-- Material provided follows --

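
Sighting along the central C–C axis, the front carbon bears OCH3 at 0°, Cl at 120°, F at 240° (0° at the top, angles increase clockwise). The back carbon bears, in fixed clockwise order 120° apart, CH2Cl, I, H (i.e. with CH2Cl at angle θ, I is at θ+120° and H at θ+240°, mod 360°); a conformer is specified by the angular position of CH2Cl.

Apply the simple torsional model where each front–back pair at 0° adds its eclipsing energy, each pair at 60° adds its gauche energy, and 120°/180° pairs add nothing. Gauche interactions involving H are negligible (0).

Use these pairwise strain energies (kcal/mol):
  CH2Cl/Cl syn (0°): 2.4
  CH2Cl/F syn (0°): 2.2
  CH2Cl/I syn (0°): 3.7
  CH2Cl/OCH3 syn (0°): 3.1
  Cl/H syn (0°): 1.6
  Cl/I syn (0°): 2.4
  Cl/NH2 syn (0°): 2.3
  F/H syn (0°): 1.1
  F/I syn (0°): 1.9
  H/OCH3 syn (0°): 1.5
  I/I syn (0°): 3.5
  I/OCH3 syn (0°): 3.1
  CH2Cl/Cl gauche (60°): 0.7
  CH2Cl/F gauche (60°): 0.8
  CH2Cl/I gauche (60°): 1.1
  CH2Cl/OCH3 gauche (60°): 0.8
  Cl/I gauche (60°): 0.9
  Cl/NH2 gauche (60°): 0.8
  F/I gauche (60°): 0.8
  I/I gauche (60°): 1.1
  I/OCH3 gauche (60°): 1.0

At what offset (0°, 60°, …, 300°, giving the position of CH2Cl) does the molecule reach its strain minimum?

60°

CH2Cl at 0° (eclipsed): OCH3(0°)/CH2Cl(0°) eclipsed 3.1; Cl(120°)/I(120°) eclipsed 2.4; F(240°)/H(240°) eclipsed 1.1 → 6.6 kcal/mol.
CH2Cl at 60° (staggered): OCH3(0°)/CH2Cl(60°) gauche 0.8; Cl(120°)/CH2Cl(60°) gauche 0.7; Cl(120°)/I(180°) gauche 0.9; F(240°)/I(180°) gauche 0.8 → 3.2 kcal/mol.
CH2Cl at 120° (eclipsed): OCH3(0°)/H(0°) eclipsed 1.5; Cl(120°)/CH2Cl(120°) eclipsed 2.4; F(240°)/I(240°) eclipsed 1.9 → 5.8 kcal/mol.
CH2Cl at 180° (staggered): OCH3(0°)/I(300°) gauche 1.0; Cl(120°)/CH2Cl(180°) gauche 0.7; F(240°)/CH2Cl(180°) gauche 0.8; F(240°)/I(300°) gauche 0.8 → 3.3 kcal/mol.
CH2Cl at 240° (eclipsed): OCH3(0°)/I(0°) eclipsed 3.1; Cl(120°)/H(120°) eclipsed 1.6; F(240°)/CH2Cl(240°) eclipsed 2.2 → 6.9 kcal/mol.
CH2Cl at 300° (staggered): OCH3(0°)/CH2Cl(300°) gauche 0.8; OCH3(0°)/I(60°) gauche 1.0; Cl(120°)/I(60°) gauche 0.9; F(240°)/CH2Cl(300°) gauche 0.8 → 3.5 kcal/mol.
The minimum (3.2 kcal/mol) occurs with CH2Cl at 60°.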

-- Material provided concluded --
-- Material provided follows --

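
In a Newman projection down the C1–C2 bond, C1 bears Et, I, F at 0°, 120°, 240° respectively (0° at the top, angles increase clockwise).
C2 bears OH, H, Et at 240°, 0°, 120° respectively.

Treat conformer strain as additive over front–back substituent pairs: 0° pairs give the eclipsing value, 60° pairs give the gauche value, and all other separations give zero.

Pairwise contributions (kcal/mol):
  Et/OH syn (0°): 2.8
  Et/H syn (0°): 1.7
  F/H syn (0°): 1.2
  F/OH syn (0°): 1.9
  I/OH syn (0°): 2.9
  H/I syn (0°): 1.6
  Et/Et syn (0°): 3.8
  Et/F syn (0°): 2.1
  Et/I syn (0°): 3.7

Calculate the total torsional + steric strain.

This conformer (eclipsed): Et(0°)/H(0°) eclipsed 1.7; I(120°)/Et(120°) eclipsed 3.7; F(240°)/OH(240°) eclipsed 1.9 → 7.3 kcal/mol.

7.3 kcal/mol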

-- Material provided concluded --

#### [Exercise prompt]
Which of the lines in the material carry the string "eclipsing"? Pull them out.

#### [Answer to the exercise]
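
Apply the simple torsional model where each front–back pair at 0° adds its eclipsing energy, each pair at 60° adds its gauche energy, and 120°/180° pairs add nothing. Gauche interactions involving H are negligible (0).
Treat conformer strain as additive over front–back substituent pairs: 0° pairs give the eclipsing value, 60° pairs give the gauche value, and all other separations give zero.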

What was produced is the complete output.